EXERCISE AIM
The entries below should be transcribed in their entirety, exactly as written.

Records from a data collection
========

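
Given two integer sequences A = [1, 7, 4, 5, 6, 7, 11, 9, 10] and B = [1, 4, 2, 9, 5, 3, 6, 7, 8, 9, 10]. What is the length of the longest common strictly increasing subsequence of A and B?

For each value that appears in both, track the longest common increasing run ending there.
The best achievable length is 7; one witness is 1, 4, 5, 6, 7, 9, 10 (A-positions 1,3,4,5,6,8,9, B-positions 1,2,5,7,8,10,11).

7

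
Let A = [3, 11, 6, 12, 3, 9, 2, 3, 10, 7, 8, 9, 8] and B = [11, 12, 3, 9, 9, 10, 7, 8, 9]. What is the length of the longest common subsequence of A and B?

8

A longest common subsequence is 11, 12, 3, 9, 10, 7, 8, 9 (length 8); the LCS DP confirms no longer common subsequence exists.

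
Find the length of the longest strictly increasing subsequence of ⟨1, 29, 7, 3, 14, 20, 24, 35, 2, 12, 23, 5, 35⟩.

6

One longest increasing subsequence is 1, 7, 14, 20, 24, 35 (positions 1,3,5,6,7,8), of length 6; no longer one exists.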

========

TASK OUTPUT
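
Given two integer sequences A = [1, 7, 4, 5, 6, 7, 11, 9, 10] and B = [1, 4, 2, 9, 5, 3, 6, 7, 8, 9, 10]. What is the length of the longest common strictly increasing subsequence of A and B?

For each value that appears in both, track the longest common increasing run ending there.
The best achievable length is 7; one witness is 1, 4, 5, 6, 7, 9, 10 (A-positions 1,3,4,5,6,8,9, B-positions 1,2,5,7,8,10,11).

7

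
Let A = [3, 11, 6, 12, 3, 9, 2, 3, 10, 7, 8, 9, 8] and B = [11, 12, 3, 9, 9, 10, 7, 8, 9]. What is the length of the longest common subsequence of A and B?

8

A longest common subsequence is 11, 12, 3, 9, 10, 7, 8, 9 (length 8); the LCS DP confirms no longer common subsequence exists.

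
Find the length of the longest strictly increasing subsequence of ⟨1, 29, 7, 3, 14, 20, 24, 35, 2, 12, 23, 5, 35⟩.

6

One longest increasing subsequence is 1, 7, 14, 20, 24, 35 (positions 1,3,5,6,7,8), of length 6; no longer one exists.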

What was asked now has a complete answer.